Could you write out each of the records below exactly?

___

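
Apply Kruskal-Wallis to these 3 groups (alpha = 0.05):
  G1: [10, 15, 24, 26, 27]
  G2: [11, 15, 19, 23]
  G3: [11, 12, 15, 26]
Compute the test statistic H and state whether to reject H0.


Step 1: Combine all N = 13 observations and assign midranks.
sorted (value, group, rank): (10,G1,1), (11,G2,2.5), (11,G3,2.5), (12,G3,4), (15,G1,6), (15,G2,6), (15,G3,6), (19,G2,8), (23,G2,9), (24,G1,10), (26,G1,11.5), (26,G3,11.5), (27,G1,13)
Step 2: Sum ranks within each group.
R_1 = 41.5 (n_1 = 5)
R_2 = 25.5 (n_2 = 4)
R_3 = 24 (n_3 = 4)
Step 3: H = 12/(N(N+1)) * sum(R_i^2/n_i) - 3(N+1)
     = 12/(13*14) * (41.5^2/5 + 25.5^2/4 + 24^2/4) - 3*14
     = 0.065934 * 651.013 - 42
     = 0.923901.
Step 4: Ties present; correction factor C = 1 - 36/(13^3 - 13) = 0.983516. Corrected H = 0.923901 / 0.983516 = 0.939385.
Step 5: Under H0, H ~ chi^2(2); p-value = 0.625194.
Step 6: alpha = 0.05. fail to reject H0.

H = 0.9394, df = 2, p = 0.625194, fail to reject H0.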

___

▸ Output below:
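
Apply Kruskal-Wallis to these 3 groups (alpha = 0.05):
  G1: [10, 15, 24, 26, 27]
  G2: [11, 15, 19, 23]
  G3: [11, 12, 15, 26]
Compute the test statistic H and state whether to reject H0.


Step 1: Combine all N = 13 observations and assign midranks.
sorted (value, group, rank): (10,G1,1), (11,G2,2.5), (11,G3,2.5), (12,G3,4), (15,G1,6), (15,G2,6), (15,G3,6), (19,G2,8), (23,G2,9), (24,G1,10), (26,G1,11.5), (26,G3,11.5), (27,G1,13)
Step 2: Sum ranks within each group.
R_1 = 41.5 (n_1 = 5)
R_2 = 25.5 (n_2 = 4)
R_3 = 24 (n_3 = 4)
Step 3: H = 12/(N(N+1)) * sum(R_i^2/n_i) - 3(N+1)
     = 12/(13*14) * (41.5^2/5 + 25.5^2/4 + 24^2/4) - 3*14
     = 0.065934 * 651.013 - 42
     = 0.923901.
Step 4: Ties present; correction factor C = 1 - 36/(13^3 - 13) = 0.983516. Corrected H = 0.923901 / 0.983516 = 0.939385.
Step 5: Under H0, H ~ chi^2(2); p-value = 0.625194.
Step 6: alpha = 0.05. fail to reject H0.

H = 0.9394, df = 2, p = 0.625194, fail to reject H0.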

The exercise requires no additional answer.